(Activity) Leave out the lines before the one with "Annual consumption of"; output that line and all remaining lines of the records exactly.

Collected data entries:

——————————

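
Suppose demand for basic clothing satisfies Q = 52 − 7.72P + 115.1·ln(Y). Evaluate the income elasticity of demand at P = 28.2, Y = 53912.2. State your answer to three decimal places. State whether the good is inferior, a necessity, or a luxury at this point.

0.106 (necessity)

At P = 28.2, Y = 53912.2: Q = 1088.323.
Holding P constant, ∂Q/∂Y = 115.1/Y = 0.00213495.
η_Y = (∂Q/∂Y)·(Y/Q) = 0.00213495 × (53912.2/1088.323) = 0.106.
Since 0 < η < 1, this is a necessity.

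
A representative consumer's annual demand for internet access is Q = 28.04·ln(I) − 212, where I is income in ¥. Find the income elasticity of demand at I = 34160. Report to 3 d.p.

At I = 34160: Q = 80.704.
dQ/dI = 28.04/I = 0.000820843 at this income.
η = (dQ/dI)·(I/Q) = 0.000820843 × (34160/80.704) = 0.347.

0.347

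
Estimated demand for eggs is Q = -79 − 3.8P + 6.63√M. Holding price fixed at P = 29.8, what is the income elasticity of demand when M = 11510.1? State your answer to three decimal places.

0.685

At P = 29.8, M = 11510.1: Q = 519.060.
Holding P constant, ∂Q/∂M = 6.63/(2√M) = 0.030899.
η_M = (∂Q/∂M)·(M/Q) = 0.030899 × (11510.1/519.060) = 0.685.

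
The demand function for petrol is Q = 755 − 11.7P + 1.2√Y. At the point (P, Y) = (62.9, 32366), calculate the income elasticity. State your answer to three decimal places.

At P = 62.9, Y = 32366: Q = 234.957.
Holding P constant, ∂Q/∂Y = 1.2/(2√Y) = 0.00333508.
η_Y = (∂Q/∂Y)·(Y/Q) = 0.00333508 × (32366/234.957) = 0.459.

0.459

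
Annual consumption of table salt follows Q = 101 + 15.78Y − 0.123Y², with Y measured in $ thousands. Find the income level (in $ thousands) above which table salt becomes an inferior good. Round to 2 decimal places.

dQ/dY = 15.78 − 0.246Y.
The good is inferior where dQ/dY < 0. Setting dQ/dY = 0 gives Y = 15.78 / 0.246 = 64.15.

64.15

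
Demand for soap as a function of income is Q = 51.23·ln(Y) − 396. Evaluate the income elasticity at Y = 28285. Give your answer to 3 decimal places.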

——————————

(Completed task)
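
Annual consumption of table salt follows Q = 101 + 15.78Y − 0.123Y², with Y measured in $ thousands. Find the income level (in $ thousands) above which table salt becomes an inferior good. Round to 2 decimal places.

dQ/dY = 15.78 − 0.246Y.
The good is inferior where dQ/dY < 0. Setting dQ/dY = 0 gives Y = 15.78 / 0.246 = 64.15.

64.15

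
Demand for soap as a function of income is Q = 51.23·ln(Y) − 396. Evaluate the income elasticity at Y = 28285. Give your answer to 3 decimal places.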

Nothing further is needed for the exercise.